◆ **What is expected**: Show all lines from the data that include the word "with".

*** Begin section ***

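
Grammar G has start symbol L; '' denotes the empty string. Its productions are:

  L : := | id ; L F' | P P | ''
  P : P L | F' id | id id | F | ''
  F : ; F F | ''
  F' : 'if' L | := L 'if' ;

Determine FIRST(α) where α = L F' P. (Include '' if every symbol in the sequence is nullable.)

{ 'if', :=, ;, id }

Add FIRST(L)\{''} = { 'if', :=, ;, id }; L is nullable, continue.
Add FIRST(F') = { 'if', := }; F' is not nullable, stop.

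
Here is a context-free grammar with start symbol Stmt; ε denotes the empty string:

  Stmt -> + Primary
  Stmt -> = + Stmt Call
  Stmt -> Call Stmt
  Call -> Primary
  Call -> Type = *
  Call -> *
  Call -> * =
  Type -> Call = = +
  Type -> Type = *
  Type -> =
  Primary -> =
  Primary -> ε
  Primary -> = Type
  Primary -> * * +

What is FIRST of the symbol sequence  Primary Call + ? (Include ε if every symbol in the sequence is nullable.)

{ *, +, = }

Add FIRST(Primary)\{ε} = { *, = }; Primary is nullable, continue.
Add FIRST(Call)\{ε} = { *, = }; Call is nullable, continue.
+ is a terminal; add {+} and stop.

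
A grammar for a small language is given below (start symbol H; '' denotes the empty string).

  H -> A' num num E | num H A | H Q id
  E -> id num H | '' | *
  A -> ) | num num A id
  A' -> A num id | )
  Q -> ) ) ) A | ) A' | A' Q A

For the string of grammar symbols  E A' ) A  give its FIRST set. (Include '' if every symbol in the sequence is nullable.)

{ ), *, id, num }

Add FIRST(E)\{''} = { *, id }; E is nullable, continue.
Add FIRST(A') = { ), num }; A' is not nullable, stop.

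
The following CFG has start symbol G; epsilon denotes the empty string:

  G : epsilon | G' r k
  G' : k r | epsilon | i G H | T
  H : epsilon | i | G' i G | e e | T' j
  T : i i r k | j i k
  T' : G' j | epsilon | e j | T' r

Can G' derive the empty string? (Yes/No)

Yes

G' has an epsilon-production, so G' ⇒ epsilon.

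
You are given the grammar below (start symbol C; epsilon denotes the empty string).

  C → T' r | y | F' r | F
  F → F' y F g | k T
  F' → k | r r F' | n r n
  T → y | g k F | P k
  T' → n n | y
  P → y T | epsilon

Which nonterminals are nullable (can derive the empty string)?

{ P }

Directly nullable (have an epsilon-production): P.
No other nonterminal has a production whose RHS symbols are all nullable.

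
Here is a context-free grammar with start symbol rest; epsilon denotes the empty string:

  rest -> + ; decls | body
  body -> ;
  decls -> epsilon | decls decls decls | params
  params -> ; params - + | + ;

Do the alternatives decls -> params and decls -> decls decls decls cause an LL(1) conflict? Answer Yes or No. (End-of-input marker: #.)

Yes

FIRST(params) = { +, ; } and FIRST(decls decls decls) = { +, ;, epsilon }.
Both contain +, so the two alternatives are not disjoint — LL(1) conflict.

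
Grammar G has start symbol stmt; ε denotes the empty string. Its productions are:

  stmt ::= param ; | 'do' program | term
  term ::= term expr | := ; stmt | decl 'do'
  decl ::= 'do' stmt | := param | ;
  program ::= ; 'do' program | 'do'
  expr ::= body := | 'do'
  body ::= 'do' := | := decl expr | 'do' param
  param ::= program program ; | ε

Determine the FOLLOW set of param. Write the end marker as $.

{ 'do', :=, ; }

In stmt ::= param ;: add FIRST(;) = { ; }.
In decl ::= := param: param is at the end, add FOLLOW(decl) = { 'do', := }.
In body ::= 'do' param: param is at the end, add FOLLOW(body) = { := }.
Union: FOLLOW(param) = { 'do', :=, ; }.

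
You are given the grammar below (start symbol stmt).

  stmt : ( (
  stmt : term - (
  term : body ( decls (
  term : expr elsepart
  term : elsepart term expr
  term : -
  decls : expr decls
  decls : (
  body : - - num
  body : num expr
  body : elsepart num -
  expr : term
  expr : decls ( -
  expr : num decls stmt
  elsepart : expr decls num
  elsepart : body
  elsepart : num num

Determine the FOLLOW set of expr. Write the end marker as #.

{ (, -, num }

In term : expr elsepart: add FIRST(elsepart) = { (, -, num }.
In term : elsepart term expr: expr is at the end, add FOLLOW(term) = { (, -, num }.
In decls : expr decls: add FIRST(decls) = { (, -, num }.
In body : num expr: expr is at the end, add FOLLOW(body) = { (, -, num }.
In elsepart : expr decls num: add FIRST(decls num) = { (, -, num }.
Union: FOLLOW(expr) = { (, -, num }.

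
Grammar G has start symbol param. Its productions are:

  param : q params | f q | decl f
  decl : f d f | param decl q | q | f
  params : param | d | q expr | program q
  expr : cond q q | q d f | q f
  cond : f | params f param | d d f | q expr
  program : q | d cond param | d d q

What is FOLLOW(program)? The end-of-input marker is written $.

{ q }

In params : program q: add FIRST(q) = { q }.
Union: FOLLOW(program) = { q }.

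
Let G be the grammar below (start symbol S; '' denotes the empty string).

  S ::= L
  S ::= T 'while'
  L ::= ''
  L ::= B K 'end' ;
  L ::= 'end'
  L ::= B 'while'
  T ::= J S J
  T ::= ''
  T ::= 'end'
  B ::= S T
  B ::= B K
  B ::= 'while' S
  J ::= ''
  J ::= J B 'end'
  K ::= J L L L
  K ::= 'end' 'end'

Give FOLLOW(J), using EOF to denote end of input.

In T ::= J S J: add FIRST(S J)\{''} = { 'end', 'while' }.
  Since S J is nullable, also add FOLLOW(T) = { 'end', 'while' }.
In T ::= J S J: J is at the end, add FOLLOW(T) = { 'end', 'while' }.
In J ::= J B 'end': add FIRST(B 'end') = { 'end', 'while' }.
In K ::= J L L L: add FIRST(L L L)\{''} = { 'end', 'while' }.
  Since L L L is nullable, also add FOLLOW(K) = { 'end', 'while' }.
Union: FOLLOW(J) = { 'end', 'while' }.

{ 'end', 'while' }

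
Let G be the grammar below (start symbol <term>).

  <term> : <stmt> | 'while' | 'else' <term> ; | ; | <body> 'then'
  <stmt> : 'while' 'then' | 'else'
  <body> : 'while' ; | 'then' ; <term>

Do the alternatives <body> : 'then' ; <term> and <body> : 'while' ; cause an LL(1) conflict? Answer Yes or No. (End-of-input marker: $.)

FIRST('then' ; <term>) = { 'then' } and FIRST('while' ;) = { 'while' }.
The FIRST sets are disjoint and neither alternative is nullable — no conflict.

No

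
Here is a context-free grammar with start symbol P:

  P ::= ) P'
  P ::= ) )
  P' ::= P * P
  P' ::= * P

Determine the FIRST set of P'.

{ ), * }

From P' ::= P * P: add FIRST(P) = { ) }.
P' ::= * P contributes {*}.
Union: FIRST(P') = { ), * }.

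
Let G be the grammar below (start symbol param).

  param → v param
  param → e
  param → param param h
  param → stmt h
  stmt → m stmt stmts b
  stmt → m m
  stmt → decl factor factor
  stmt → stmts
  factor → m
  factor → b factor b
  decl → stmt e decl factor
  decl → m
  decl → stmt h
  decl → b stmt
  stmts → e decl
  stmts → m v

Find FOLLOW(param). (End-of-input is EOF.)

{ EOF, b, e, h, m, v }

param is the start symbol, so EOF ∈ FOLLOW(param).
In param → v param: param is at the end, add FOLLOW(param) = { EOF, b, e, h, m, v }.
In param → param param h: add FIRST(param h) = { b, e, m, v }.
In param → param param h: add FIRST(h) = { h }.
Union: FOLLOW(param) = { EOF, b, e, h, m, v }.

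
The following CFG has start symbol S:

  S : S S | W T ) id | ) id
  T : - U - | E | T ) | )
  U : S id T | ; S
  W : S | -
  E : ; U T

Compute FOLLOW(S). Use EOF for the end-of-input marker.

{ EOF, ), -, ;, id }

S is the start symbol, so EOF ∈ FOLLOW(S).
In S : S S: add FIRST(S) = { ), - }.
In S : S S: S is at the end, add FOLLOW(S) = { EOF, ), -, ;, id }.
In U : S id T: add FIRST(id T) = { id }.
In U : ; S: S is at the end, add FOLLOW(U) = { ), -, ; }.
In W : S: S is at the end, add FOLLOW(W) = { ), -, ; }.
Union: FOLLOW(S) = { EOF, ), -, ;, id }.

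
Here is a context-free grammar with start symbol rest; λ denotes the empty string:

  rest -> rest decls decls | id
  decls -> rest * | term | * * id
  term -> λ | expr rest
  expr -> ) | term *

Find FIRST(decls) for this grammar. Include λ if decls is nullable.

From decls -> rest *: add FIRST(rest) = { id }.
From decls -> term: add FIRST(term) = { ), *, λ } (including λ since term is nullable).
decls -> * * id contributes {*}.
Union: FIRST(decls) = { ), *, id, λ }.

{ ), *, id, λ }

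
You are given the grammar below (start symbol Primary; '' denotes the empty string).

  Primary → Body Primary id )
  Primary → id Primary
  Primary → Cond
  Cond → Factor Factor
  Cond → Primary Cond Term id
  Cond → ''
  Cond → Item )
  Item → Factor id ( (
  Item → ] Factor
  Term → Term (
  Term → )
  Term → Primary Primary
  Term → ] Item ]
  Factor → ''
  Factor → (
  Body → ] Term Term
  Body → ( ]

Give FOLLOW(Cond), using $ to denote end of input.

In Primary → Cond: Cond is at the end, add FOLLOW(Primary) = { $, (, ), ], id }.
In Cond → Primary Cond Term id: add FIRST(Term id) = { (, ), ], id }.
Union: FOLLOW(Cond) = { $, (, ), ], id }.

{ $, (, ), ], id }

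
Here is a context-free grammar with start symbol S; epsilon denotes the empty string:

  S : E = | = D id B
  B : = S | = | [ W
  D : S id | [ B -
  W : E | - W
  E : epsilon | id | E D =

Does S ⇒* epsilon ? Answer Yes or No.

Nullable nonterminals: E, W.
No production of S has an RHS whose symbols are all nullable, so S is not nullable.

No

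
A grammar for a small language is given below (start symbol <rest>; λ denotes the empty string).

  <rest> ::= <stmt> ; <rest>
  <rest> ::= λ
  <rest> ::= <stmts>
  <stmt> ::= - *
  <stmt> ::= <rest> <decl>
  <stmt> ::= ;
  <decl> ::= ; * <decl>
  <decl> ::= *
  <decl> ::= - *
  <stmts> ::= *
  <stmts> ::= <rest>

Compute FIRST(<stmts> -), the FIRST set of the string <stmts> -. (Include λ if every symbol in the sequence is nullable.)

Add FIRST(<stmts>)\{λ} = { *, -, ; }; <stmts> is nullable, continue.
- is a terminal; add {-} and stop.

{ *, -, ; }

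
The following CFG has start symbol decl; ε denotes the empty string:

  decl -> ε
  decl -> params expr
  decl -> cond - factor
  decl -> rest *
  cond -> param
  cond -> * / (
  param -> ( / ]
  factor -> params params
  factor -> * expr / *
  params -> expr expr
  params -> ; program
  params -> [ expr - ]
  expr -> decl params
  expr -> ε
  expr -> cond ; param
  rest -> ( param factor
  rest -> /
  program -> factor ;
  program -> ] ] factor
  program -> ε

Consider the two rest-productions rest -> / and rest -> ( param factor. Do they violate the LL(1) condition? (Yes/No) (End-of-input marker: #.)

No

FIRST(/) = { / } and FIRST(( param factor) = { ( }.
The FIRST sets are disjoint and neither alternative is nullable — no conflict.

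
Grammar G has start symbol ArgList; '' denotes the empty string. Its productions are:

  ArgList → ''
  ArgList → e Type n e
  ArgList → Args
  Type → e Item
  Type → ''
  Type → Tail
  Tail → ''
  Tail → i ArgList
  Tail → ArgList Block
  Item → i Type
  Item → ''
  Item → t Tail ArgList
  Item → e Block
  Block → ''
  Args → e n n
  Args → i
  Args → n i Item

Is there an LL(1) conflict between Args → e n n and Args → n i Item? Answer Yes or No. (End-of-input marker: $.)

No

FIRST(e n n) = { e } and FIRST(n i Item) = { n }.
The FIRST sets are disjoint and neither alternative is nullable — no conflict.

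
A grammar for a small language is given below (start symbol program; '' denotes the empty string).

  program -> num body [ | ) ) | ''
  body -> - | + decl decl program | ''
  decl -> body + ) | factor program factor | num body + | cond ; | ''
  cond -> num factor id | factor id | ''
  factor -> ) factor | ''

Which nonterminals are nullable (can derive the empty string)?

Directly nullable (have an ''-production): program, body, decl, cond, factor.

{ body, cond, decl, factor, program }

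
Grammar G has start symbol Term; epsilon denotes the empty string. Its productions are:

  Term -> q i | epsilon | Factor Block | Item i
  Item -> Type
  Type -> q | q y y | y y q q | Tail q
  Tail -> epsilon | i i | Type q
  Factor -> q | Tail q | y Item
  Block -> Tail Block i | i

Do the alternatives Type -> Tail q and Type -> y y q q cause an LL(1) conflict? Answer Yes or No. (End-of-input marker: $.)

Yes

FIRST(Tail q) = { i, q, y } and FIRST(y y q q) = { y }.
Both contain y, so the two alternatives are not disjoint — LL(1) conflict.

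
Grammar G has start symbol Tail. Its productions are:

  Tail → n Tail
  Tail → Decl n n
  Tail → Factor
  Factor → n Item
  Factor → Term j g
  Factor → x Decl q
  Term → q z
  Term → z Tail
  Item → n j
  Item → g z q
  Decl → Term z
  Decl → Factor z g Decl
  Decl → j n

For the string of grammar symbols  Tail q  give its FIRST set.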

*** End section ***

◆ **Answer space**:
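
Here is a context-free grammar with start symbol Stmt; ε denotes the empty string:
Here is a context-free grammar with start symbol rest; epsilon denotes the empty string:
Here is a context-free grammar with start symbol P:
Here is a context-free grammar with start symbol rest; λ denotes the empty string:
Here is a context-free grammar with start symbol S; epsilon denotes the empty string: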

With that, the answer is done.